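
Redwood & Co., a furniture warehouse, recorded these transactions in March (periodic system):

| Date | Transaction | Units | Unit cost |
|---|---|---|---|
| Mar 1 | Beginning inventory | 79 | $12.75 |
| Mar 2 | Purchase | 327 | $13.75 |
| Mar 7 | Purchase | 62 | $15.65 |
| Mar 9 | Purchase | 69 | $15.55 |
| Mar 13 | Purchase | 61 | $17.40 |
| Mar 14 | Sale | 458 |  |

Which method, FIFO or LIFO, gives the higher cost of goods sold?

LIFO

FIFO COGS: 79 @ $12.75 + 327 @ $13.75 + 52 @ $15.65 = $6,317.30
LIFO COGS: 61 @ $17.40 + 69 @ $15.55 + 62 @ $15.65 + 266 @ $13.75 = $6,762.15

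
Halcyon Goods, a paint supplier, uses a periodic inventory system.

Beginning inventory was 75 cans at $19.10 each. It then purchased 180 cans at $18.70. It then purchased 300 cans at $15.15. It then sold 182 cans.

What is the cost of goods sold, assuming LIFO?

Sale 1 (182) [LIFO — newest first]: 182 @ $15.15 = $2,757.30
Ending inventory: 75 @ $19.10 + 180 @ $18.70 + 118 @ $15.15 = $6,586.20

COGS = $2,757.30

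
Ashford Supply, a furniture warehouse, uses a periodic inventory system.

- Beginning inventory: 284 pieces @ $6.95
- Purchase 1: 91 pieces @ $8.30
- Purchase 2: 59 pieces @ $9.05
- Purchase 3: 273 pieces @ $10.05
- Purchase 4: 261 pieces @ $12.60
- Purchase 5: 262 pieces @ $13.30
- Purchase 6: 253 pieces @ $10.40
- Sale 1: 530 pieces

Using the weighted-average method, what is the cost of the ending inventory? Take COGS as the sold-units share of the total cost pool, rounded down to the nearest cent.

Sale 1, sell 530: 530/1483 × $15,411.10 → $5,507.67
Ending inventory (cost pool remaining) = $9,903.43
Check: goods available $15,411.10 = COGS $5,507.67 + ending $9,903.43

Ending inventory = $9,903.43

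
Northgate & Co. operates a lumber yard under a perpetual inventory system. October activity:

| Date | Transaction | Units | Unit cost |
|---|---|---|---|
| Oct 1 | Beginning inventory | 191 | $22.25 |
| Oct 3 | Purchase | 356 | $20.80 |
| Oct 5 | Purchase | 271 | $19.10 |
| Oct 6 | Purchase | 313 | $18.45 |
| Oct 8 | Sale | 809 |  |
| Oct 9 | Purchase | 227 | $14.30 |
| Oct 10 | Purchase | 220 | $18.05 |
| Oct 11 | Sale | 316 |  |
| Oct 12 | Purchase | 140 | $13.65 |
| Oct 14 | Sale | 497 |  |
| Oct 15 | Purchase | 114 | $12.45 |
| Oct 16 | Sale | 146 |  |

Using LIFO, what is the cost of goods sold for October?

COGS = $31,728.90

Oct 8, 809 sold [LIFO — newest first]: 313 @ $18.45 + 271 @ $19.10 + 225 @ $20.80 = $15,630.95
Oct 11, 316 sold [LIFO — newest first]: 220 @ $18.05 + 96 @ $14.30 = $5,343.80
Oct 14, 497 sold [LIFO — newest first]: 140 @ $13.65 + 131 @ $14.30 + 131 @ $20.80 + 95 @ $22.25 = $8,622.85
Oct 16, 146 sold [LIFO — newest first]: 114 @ $12.45 + 32 @ $22.25 = $2,131.30
Total COGS = $15,630.95 + $5,343.80 + $8,622.85 + $2,131.30 = $31,728.90
Ending inventory: 64 @ $22.25 = $1,424.00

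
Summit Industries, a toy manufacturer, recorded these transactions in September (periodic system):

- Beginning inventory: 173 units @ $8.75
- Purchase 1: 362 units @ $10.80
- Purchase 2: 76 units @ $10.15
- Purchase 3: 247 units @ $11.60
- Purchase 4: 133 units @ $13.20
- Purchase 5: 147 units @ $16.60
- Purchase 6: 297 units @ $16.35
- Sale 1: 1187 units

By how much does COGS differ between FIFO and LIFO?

$1,731.05

FIFO COGS: 173 @ $8.75 + 362 @ $10.80 + 76 @ $10.15 + 247 @ $11.60 + 133 @ $13.20 + 147 @ $16.60 + 49 @ $16.35 = $14,056.90
LIFO COGS: 297 @ $16.35 + 147 @ $16.60 + 133 @ $13.20 + 247 @ $11.60 + 76 @ $10.15 + 287 @ $10.80 = $15,787.95
Difference = |$14,056.90 − $15,787.95| = $1,731.05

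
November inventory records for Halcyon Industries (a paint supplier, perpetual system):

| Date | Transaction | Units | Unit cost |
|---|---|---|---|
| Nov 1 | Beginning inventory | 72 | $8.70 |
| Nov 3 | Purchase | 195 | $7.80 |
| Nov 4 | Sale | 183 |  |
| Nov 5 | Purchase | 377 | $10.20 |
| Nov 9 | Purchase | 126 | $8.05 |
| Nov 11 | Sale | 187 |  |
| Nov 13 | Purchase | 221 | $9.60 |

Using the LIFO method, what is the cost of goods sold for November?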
▬▬▬▬▬▬▬▬▬▬
To do | Make an exact copy of the material above.

Written response |
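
Redwood & Co., a furniture warehouse, recorded these transactions in March (periodic system):

| Date | Transaction | Units | Unit cost |
|---|---|---|---|
| Mar 1 | Beginning inventory | 79 | $12.75 |
| Mar 2 | Purchase | 327 | $13.75 |
| Mar 7 | Purchase | 62 | $15.65 |
| Mar 9 | Purchase | 69 | $15.55 |
| Mar 13 | Purchase | 61 | $17.40 |
| Mar 14 | Sale | 458 |  |

Which method, FIFO or LIFO, gives the higher cost of goods sold?

LIFO

FIFO COGS: 79 @ $12.75 + 327 @ $13.75 + 52 @ $15.65 = $6,317.30
LIFO COGS: 61 @ $17.40 + 69 @ $15.55 + 62 @ $15.65 + 266 @ $13.75 = $6,762.15

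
Halcyon Goods, a paint supplier, uses a periodic inventory system.

Beginning inventory was 75 cans at $19.10 each. It then purchased 180 cans at $18.70. It then purchased 300 cans at $15.15. It then sold 182 cans.

What is the cost of goods sold, assuming LIFO?

Sale 1 (182) [LIFO — newest first]: 182 @ $15.15 = $2,757.30
Ending inventory: 75 @ $19.10 + 180 @ $18.70 + 118 @ $15.15 = $6,586.20

COGS = $2,757.30

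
Ashford Supply, a furniture warehouse, uses a periodic inventory system.

- Beginning inventory: 284 pieces @ $6.95
- Purchase 1: 91 pieces @ $8.30
- Purchase 2: 59 pieces @ $9.05
- Purchase 3: 273 pieces @ $10.05
- Purchase 4: 261 pieces @ $12.60
- Purchase 5: 262 pieces @ $13.30
- Purchase 6: 253 pieces @ $10.40
- Sale 1: 530 pieces

Using the weighted-average method, what is the cost of the ending inventory? Take COGS as the sold-units share of the total cost pool, rounded down to the nearest cent.

Sale 1, sell 530: 530/1483 × $15,411.10 → $5,507.67
Ending inventory (cost pool remaining) = $9,903.43
Check: goods available $15,411.10 = COGS $5,507.67 + ending $9,903.43

Ending inventory = $9,903.43

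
Northgate & Co. operates a lumber yard under a perpetual inventory system. October activity:

| Date | Transaction | Units | Unit cost |
|---|---|---|---|
| Oct 1 | Beginning inventory | 191 | $22.25 |
| Oct 3 | Purchase | 356 | $20.80 |
| Oct 5 | Purchase | 271 | $19.10 |
| Oct 6 | Purchase | 313 | $18.45 |
| Oct 8 | Sale | 809 |  |
| Oct 9 | Purchase | 227 | $14.30 |
| Oct 10 | Purchase | 220 | $18.05 |
| Oct 11 | Sale | 316 |  |
| Oct 12 | Purchase | 140 | $13.65 |
| Oct 14 | Sale | 497 |  |
| Oct 15 | Purchase | 114 | $12.45 |
| Oct 16 | Sale | 146 |  |

Using LIFO, what is the cost of goods sold for October?

COGS = $31,728.90

Oct 8, 809 sold [LIFO — newest first]: 313 @ $18.45 + 271 @ $19.10 + 225 @ $20.80 = $15,630.95
Oct 11, 316 sold [LIFO — newest first]: 220 @ $18.05 + 96 @ $14.30 = $5,343.80
Oct 14, 497 sold [LIFO — newest first]: 140 @ $13.65 + 131 @ $14.30 + 131 @ $20.80 + 95 @ $22.25 = $8,622.85
Oct 16, 146 sold [LIFO — newest first]: 114 @ $12.45 + 32 @ $22.25 = $2,131.30
Total COGS = $15,630.95 + $5,343.80 + $8,622.85 + $2,131.30 = $31,728.90
Ending inventory: 64 @ $22.25 = $1,424.00

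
Summit Industries, a toy manufacturer, recorded these transactions in September (periodic system):

- Beginning inventory: 173 units @ $8.75
- Purchase 1: 362 units @ $10.80
- Purchase 2: 76 units @ $10.15
- Purchase 3: 247 units @ $11.60
- Purchase 4: 133 units @ $13.20
- Purchase 5: 147 units @ $16.60
- Purchase 6: 297 units @ $16.35
- Sale 1: 1187 units

By how much does COGS differ between FIFO and LIFO?

$1,731.05

FIFO COGS: 173 @ $8.75 + 362 @ $10.80 + 76 @ $10.15 + 247 @ $11.60 + 133 @ $13.20 + 147 @ $16.60 + 49 @ $16.35 = $14,056.90
LIFO COGS: 297 @ $16.35 + 147 @ $16.60 + 133 @ $13.20 + 247 @ $11.60 + 76 @ $10.15 + 287 @ $10.80 = $15,787.95
Difference = |$14,056.90 − $15,787.95| = $1,731.05

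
November inventory records for Halcyon Industries (a paint supplier, perpetual system):

| Date | Transaction | Units | Unit cost |
|---|---|---|---|
| Nov 1 | Beginning inventory | 72 | $8.70 |
| Nov 3 | Purchase | 195 | $7.80 |
| Nov 4 | Sale | 183 |  |
| Nov 5 | Purchase | 377 | $10.20 |
| Nov 9 | Purchase | 126 | $8.05 |
| Nov 11 | Sale | 187 |  |
| Nov 13 | Purchase | 221 | $9.60 |

Using the LIFO method, what is the cost of goods sold for November?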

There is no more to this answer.